→ **Task to complete**
Retype the records in full, keeping each character as it is.

→ **Data for the task**
========================================

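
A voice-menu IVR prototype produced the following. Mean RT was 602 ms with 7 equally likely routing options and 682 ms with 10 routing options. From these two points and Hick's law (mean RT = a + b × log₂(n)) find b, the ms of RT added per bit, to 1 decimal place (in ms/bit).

The slope on a log₂ axis is (682 − 602) / (3.3219 − 2.8074) = 155.469 ms/bit.

155.5 ms/bit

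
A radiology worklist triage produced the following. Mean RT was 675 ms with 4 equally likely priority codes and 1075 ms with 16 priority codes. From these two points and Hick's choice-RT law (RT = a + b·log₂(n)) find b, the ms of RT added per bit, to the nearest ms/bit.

Slope: b = (1075 − 675) / (log₂ 16 − log₂ 4) = 400/2.0000 = 200 ms/bit.

200 ms/bit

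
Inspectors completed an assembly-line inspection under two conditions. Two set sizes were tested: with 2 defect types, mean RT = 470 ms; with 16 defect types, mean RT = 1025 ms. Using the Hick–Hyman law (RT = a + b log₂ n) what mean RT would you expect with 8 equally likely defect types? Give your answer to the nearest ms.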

========================================

→ **Written answer**
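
A voice-menu IVR prototype produced the following. Mean RT was 602 ms with 7 equally likely routing options and 682 ms with 10 routing options. From these two points and Hick's law (mean RT = a + b × log₂(n)) find b, the ms of RT added per bit, to 1 decimal place (in ms/bit).

The slope on a log₂ axis is (682 − 602) / (3.3219 − 2.8074) = 155.469 ms/bit.

155.5 ms/bit

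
A radiology worklist triage produced the following. Mean RT was 675 ms with 4 equally likely priority codes and 1075 ms with 16 priority codes. From these two points and Hick's choice-RT law (RT = a + b·log₂(n)) find b, the ms of RT added per bit, to the nearest ms/bit.

Slope: b = (1075 − 675) / (log₂ 16 − log₂ 4) = 400/2.0000 = 200 ms/bit.

200 ms/bit

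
Inspectors completed an assembly-line inspection under two conditions. Two set sizes were tested: with 2 defect types, mean RT = 470 ms; with 16 defect types, mean RT = 1025 ms. Using the Hick–Hyman law (RT = a + b log₂ n) what mean RT would you expect with 8 equally likely defect types? Give your answer to the nearest ms.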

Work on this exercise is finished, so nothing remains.